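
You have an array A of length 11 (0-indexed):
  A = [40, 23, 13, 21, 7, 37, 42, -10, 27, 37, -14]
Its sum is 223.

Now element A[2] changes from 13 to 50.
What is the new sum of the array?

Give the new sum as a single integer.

Answer: 260

Derivation:
Old value at index 2: 13
New value at index 2: 50
Delta = 50 - 13 = 37
New sum = old_sum + delta = 223 + (37) = 260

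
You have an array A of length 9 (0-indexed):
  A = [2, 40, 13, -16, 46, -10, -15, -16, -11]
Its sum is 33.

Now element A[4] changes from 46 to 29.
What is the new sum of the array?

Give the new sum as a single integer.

Answer: 16

Derivation:
Old value at index 4: 46
New value at index 4: 29
Delta = 29 - 46 = -17
New sum = old_sum + delta = 33 + (-17) = 16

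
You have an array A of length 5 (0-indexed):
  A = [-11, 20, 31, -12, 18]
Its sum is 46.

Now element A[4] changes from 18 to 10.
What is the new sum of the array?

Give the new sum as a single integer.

Old value at index 4: 18
New value at index 4: 10
Delta = 10 - 18 = -8
New sum = old_sum + delta = 46 + (-8) = 38

Answer: 38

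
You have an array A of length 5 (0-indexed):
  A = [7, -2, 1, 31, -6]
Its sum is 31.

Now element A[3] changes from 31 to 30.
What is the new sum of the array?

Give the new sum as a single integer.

Old value at index 3: 31
New value at index 3: 30
Delta = 30 - 31 = -1
New sum = old_sum + delta = 31 + (-1) = 30

Answer: 30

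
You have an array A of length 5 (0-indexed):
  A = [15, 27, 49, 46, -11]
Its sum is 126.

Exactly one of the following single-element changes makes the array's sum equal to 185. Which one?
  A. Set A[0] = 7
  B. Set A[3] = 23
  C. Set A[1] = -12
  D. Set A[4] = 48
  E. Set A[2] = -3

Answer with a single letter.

Answer: D

Derivation:
Option A: A[0] 15->7, delta=-8, new_sum=126+(-8)=118
Option B: A[3] 46->23, delta=-23, new_sum=126+(-23)=103
Option C: A[1] 27->-12, delta=-39, new_sum=126+(-39)=87
Option D: A[4] -11->48, delta=59, new_sum=126+(59)=185 <-- matches target
Option E: A[2] 49->-3, delta=-52, new_sum=126+(-52)=74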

# About this exercise
Copy whichever lines in the listing above hold "from".

# Written answer
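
Now element A[2] changes from 13 to 50.
Now element A[4] changes from 46 to 29.
Now element A[4] changes from 18 to 10.
Now element A[3] changes from 31 to 30.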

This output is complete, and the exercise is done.